EXERCISE AIM
Repeat the records below exactly as they appear.

Saved entries
______________________________
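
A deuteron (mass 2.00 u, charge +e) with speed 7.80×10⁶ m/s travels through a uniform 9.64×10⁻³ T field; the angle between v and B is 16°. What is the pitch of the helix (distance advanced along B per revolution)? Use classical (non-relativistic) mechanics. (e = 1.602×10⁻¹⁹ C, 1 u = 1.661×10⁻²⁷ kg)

v∥ = v cosθ = 7.80×10⁶·cos16° ≈ 7.498×10⁶ m/s.
T = 2πm/(|q|B) = 2π(3.322×10⁻²⁷)/((1.602×10⁻¹⁹)(9.64×10⁻³)) ≈ 1.352×10⁻⁵ s.
pitch = v∥ T = (7.498×10⁶)(1.352×10⁻⁵) ≈ 101 m.

p ≈ 101 m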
______________________________
PROBLEM SOLUTION
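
A deuteron (mass 2.00 u, charge +e) with speed 7.80×10⁶ m/s travels through a uniform 9.64×10⁻³ T field; the angle between v and B is 16°. What is the pitch of the helix (distance advanced along B per revolution)? Use classical (non-relativistic) mechanics. (e = 1.602×10⁻¹⁹ C, 1 u = 1.661×10⁻²⁷ kg)

v∥ = v cosθ = 7.80×10⁶·cos16° ≈ 7.498×10⁶ m/s.
T = 2πm/(|q|B) = 2π(3.322×10⁻²⁷)/((1.602×10⁻¹⁹)(9.64×10⁻³)) ≈ 1.352×10⁻⁵ s.
pitch = v∥ T = (7.498×10⁶)(1.352×10⁻⁵) ≈ 101 m.

p ≈ 101 m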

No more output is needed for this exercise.